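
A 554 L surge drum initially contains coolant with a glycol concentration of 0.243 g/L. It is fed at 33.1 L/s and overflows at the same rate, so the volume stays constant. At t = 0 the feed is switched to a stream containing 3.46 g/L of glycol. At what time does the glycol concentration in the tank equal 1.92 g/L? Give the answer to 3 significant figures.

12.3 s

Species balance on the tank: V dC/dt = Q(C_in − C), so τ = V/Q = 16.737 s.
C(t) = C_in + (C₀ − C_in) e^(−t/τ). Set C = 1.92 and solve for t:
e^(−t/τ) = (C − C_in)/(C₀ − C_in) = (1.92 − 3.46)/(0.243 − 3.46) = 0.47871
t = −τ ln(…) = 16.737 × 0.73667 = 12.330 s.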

Task to carry out.
From the data above, copy each line exactly.

Your solution.
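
A 554 L surge drum initially contains coolant with a glycol concentration of 0.243 g/L. It is fed at 33.1 L/s and overflows at the same rate, so the volume stays constant. At t = 0 the feed is switched to a stream containing 3.46 g/L of glycol. At what time does the glycol concentration in the tank equal 1.92 g/L? Give the answer to 3 significant figures.

12.3 s

Species balance on the tank: V dC/dt = Q(C_in − C), so τ = V/Q = 16.737 s.
C(t) = C_in + (C₀ − C_in) e^(−t/τ). Set C = 1.92 and solve for t:
e^(−t/τ) = (C − C_in)/(C₀ − C_in) = (1.92 − 3.46)/(0.243 − 3.46) = 0.47871
t = −τ ln(…) = 16.737 × 0.73667 = 12.330 s.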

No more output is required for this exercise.